* Work instructions:
Restate every entry word for word.

* Task data:
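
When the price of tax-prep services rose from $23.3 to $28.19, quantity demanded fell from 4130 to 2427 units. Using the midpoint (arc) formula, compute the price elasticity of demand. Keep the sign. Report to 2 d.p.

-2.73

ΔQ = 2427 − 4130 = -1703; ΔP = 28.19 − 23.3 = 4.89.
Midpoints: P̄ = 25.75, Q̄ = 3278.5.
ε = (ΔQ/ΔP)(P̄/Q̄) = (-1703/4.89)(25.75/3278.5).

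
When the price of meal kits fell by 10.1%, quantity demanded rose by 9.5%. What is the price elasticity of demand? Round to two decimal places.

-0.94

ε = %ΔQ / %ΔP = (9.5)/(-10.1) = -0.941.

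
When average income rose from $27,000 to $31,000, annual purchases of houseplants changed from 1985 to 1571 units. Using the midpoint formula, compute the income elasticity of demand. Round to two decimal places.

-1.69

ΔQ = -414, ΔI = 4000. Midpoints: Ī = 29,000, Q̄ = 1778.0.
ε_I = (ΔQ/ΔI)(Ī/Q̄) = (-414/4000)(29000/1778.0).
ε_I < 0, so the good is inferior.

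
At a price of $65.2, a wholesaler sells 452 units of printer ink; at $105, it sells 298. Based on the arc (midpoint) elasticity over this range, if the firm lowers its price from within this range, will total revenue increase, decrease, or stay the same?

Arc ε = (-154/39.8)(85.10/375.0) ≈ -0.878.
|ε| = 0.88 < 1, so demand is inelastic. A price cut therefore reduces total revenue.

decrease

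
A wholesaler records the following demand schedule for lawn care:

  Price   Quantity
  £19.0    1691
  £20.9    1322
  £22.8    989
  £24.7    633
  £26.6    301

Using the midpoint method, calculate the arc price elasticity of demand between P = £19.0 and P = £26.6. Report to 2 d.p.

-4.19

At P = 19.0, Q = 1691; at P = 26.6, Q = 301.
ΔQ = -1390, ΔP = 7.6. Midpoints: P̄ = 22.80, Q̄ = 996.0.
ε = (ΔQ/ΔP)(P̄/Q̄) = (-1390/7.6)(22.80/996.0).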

* Exercise result:
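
When the price of tax-prep services rose from $23.3 to $28.19, quantity demanded fell from 4130 to 2427 units. Using the midpoint (arc) formula, compute the price elasticity of demand. Keep the sign. Report to 2 d.p.

-2.73

ΔQ = 2427 − 4130 = -1703; ΔP = 28.19 − 23.3 = 4.89.
Midpoints: P̄ = 25.75, Q̄ = 3278.5.
ε = (ΔQ/ΔP)(P̄/Q̄) = (-1703/4.89)(25.75/3278.5).

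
When the price of meal kits fell by 10.1%, quantity demanded rose by 9.5%. What is the price elasticity of demand? Round to two decimal places.

-0.94

ε = %ΔQ / %ΔP = (9.5)/(-10.1) = -0.941.

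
When average income rose from $27,000 to $31,000, annual purchases of houseplants changed from 1985 to 1571 units. Using the midpoint formula, compute the income elasticity of demand. Round to two decimal places.

-1.69

ΔQ = -414, ΔI = 4000. Midpoints: Ī = 29,000, Q̄ = 1778.0.
ε_I = (ΔQ/ΔI)(Ī/Q̄) = (-414/4000)(29000/1778.0).
ε_I < 0, so the good is inferior.

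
At a price of $65.2, a wholesaler sells 452 units of printer ink; at $105, it sells 298. Based on the arc (midpoint) elasticity over this range, if the firm lowers its price from within this range, will total revenue increase, decrease, or stay the same?

Arc ε = (-154/39.8)(85.10/375.0) ≈ -0.878.
|ε| = 0.88 < 1, so demand is inelastic. A price cut therefore reduces total revenue.

decrease

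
A wholesaler records the following demand schedule for lawn care:

  Price   Quantity
  £19.0    1691
  £20.9    1322
  £22.8    989
  £24.7    633
  £26.6    301

Using the midpoint method, calculate the arc price elasticity of demand between P = £19.0 and P = £26.6. Report to 2 d.p.

-4.19

At P = 19.0, Q = 1691; at P = 26.6, Q = 301.
ΔQ = -1390, ΔP = 7.6. Midpoints: P̄ = 22.80, Q̄ = 996.0.
ε = (ΔQ/ΔP)(P̄/Q̄) = (-1390/7.6)(22.80/996.0).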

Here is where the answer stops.